§ **Task directions**
Of the entries below, copy only those lines that contain the word "longer".

■ ■ ■ ■ ■ ■ ■

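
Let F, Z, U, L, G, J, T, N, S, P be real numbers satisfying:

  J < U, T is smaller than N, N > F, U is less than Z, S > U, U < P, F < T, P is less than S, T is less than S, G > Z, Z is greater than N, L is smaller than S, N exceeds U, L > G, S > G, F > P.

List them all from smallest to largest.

Each adjacent pair is fixed by a given relation: J < U; U < P; P < F; F < T; T < N; N < Z; Z < G; G < L; L < S. Chaining them end to end gives the full order.

J < U < P < F < T < N < Z < G < L < S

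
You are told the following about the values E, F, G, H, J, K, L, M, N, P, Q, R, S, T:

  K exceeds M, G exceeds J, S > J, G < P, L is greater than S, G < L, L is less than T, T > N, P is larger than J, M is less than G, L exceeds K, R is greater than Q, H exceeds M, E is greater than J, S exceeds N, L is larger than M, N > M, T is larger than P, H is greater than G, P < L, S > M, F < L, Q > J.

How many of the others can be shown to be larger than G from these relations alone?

The elements the relations force above G are P, H, L, T — no chain reaches any other.
That is 4.

4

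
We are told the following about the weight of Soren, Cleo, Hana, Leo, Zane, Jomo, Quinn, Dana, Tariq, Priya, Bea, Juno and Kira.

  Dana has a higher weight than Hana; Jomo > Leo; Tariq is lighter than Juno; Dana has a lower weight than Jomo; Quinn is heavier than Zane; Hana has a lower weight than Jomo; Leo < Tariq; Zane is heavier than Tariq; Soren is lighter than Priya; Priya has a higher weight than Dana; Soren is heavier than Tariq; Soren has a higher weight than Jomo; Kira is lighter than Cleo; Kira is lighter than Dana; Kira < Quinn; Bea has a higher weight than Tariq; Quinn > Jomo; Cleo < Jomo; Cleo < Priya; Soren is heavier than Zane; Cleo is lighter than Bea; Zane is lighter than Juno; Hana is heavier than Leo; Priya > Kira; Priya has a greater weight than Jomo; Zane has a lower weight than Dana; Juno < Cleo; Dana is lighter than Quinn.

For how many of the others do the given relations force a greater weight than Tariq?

9

The elements the relations force above Tariq are Zane, Juno, Cleo, Bea, Dana, Jomo, Soren, Quinn, Priya — no chain reaches any other.
That is 9.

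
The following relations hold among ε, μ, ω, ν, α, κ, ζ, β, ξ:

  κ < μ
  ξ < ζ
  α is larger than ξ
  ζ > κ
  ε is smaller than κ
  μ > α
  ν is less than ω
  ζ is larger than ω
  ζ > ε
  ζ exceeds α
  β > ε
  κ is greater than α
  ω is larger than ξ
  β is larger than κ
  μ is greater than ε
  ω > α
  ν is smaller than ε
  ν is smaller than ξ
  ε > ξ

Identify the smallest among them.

ξ is not least since ν < ξ; α is not least since ξ < α; ω is not least since ξ < ω; ε is not least since ν < ε; κ is not least since α < κ; ζ is not least since ε < ζ; β is not least since κ < β; μ is not least since α < μ.
Only ν has nothing below it, so ν is the smallest.

ν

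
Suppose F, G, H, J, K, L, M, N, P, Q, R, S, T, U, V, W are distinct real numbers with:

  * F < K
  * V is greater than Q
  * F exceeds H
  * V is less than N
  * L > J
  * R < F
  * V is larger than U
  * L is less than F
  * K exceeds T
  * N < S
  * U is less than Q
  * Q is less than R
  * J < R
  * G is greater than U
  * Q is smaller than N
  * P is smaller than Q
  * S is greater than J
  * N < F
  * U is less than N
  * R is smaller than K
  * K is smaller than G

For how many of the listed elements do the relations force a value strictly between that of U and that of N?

2

The relations place U below N. An element lies strictly between them when it is forced above U and also forced below N.
Above U: {Q, V, R, F, K, S, G}. Below N: {P, Q, V}.
Intersection: {Q, V} — 2.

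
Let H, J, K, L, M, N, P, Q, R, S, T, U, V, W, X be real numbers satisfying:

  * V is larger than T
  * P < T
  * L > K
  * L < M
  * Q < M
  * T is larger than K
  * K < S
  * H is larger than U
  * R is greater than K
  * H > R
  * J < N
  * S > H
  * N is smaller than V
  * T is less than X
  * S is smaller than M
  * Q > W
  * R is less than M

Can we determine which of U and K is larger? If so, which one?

Following every chain through K: above K we get T, R, L, V, X, H, S, M.
U is not reached, and no chain runs the other way from U to K.
So the given relations leave the order of K and U undetermined.

undetermined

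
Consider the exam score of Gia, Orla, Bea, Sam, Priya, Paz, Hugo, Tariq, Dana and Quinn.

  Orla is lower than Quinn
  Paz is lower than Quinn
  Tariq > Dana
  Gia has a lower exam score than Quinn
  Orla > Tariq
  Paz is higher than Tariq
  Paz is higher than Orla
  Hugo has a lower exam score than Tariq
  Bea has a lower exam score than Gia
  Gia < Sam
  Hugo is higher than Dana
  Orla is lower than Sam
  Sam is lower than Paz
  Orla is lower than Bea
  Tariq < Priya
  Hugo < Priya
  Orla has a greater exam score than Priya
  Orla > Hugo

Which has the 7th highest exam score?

Priya

Chaining the given pairs: Dana < Hugo < Tariq < Priya < Orla < Bea < Gia < Sam < Paz < Quinn.
The 7th largest is Priya.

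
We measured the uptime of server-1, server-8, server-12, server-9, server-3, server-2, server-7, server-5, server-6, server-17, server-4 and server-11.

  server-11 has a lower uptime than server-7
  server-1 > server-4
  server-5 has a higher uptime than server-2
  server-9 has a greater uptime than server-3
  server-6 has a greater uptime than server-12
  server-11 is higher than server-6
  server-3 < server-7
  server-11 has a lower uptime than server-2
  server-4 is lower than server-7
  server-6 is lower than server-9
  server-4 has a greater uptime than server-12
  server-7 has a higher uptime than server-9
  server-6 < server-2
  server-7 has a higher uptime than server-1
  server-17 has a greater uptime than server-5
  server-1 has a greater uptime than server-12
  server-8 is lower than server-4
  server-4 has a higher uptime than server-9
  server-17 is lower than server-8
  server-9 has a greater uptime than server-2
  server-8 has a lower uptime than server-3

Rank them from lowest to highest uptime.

server-12 < server-6 < server-11 < server-2 < server-5 < server-17 < server-8 < server-3 < server-9 < server-4 < server-1 < server-7

The consecutive links are each given: server-12 < server-6; server-6 < server-11; server-11 < server-2; server-2 < server-5; server-5 < server-17; server-17 < server-8; server-8 < server-3; server-3 < server-9; server-9 < server-4; server-4 < server-1; server-1 < server-7.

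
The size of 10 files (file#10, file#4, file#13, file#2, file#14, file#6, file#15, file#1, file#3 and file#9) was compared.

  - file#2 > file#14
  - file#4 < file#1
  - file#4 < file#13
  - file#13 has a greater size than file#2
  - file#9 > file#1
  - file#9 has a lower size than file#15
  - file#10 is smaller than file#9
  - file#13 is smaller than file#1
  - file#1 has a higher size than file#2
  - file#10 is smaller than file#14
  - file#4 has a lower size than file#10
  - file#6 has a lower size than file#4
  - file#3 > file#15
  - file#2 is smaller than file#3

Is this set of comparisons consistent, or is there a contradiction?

Every relation is compatible with file#6 < file#4 < file#10 < file#14 < file#2 < file#13 < file#1 < file#9 < file#15 < file#3; the set is consistent.

consistent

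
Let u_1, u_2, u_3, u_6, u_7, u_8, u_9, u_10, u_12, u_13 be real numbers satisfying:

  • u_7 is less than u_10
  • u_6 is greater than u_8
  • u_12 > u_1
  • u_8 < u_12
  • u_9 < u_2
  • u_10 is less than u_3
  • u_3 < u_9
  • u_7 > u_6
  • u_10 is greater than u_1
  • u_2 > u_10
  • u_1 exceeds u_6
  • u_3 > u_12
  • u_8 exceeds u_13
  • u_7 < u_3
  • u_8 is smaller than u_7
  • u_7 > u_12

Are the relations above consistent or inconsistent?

consistent

Every relation is compatible with u_13 < u_8 < u_6 < u_1 < u_12 < u_7 < u_10 < u_3 < u_9 < u_2; the set is consistent.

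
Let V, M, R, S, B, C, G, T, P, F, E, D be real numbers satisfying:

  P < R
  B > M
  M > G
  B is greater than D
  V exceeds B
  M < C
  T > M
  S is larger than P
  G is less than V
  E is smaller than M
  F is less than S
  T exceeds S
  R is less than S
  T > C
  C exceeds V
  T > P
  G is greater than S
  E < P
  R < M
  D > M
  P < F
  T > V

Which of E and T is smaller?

E < P < F < S < G < M < D < B < V < C < T, by transitivity through P, F, S, G, M, D, B, V, C.
So E < T; E is the smaller of the two.

E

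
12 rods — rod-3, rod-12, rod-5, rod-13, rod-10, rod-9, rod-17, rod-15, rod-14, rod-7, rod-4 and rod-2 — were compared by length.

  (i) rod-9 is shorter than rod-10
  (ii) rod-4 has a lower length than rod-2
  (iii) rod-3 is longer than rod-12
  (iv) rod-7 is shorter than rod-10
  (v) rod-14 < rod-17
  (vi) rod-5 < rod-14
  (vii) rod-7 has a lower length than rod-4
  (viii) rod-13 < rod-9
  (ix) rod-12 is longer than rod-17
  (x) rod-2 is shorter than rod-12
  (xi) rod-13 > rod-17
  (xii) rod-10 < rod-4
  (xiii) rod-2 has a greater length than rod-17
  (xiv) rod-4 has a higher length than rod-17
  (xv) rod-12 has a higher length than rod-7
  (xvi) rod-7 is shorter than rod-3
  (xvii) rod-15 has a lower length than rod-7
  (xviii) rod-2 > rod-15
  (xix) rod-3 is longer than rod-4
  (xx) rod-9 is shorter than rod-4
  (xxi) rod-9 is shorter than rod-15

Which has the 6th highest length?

rod-7

The consecutive relations fix a unique order: rod-5 < rod-14 < rod-17 < rod-13 < rod-9 < rod-15 < rod-7 < rod-10 < rod-4 < rod-2 < rod-12 < rod-3.
The 6th largest is rod-7.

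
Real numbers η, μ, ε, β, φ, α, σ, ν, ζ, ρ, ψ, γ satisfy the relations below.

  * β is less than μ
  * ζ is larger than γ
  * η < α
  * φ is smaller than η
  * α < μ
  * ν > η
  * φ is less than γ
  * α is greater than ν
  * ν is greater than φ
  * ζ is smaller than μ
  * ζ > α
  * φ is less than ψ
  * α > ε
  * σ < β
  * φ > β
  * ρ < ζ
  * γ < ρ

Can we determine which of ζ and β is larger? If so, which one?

The relevant relations are β < φ; φ < η; η < ν; ν < α; α < ζ.
Together: β < φ < η < ν < α < ζ.
So ζ is larger.

ζ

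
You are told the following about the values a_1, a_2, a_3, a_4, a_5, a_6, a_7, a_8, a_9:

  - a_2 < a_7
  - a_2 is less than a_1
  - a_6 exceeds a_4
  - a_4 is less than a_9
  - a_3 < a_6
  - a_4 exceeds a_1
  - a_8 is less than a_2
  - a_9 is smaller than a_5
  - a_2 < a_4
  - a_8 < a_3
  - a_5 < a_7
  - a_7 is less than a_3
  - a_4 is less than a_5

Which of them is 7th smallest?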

■ ■ ■ ■ ■ ■ ■

§ **Response to this exercise**
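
  (iii) rod-3 is longer than rod-12
  (ix) rod-12 is longer than rod-17
  (xix) rod-3 is longer than rod-4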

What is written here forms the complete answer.